[Try it] From the line containing "With optimal play" through the final line of the records, reproduce every line exactly.

[Dataset excerpts]
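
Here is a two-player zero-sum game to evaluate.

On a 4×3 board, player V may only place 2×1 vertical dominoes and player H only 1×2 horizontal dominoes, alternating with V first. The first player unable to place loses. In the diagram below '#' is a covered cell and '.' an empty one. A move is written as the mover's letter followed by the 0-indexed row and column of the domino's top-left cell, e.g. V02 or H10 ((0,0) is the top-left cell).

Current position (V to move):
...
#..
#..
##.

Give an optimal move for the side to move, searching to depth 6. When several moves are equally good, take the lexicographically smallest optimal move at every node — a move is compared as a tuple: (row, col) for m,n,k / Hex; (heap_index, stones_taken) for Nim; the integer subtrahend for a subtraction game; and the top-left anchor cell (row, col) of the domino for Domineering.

V's best at [.../#../#../##.]: V01

[.../#../#../##.] V move#1: V01:+1/.#./##./#../##.*, V02:+1/..#/#.#/#../##., V11:+1/.../##./##./##., V12:+1/.../#.#/#.#/##., V22:-1/.../#../#.#/###
[.#./##./#../##.] H move#2: H21:-1/.#./##./###/##.*
[.#./##./###/##.] V move#3: V02:+1/.##/###/###/##.*
[.##/###/###/##.] end (terminal -1, H#4); searched .../#../#../##. to 6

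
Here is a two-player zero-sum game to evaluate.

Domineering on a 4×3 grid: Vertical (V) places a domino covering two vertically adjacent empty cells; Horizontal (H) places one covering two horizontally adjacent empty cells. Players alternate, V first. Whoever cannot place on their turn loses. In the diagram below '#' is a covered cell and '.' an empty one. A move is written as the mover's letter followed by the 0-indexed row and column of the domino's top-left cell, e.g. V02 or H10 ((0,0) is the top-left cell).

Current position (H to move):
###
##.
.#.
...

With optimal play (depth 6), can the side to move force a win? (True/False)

p1 H@[###/##./.#./...]: H30[###/##./.#./##.]-1* H31[###/##./.#./.##]-1
p2 V@[###/##./.#./##.]: V12[###/###/.##/##.]+1* V22[###/##./.##/###]+1
p3 H@[###/###/.##/##.] terminal -1; root [###/##./.#./...] d6

H winning at [###/##./.#./...]: False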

[Written solution]
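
With optimal play (depth 6), can the side to move force a win? (True/False)

p1 H@[###/##./.#./...]: H30[###/##./.#./##.]-1* H31[###/##./.#./.##]-1
p2 V@[###/##./.#./##.]: V12[###/###/.##/##.]+1* V22[###/##./.##/###]+1
p3 H@[###/###/.##/##.] terminal -1; root [###/##./.#./...] d6

H winning at [###/##./.#./...]: False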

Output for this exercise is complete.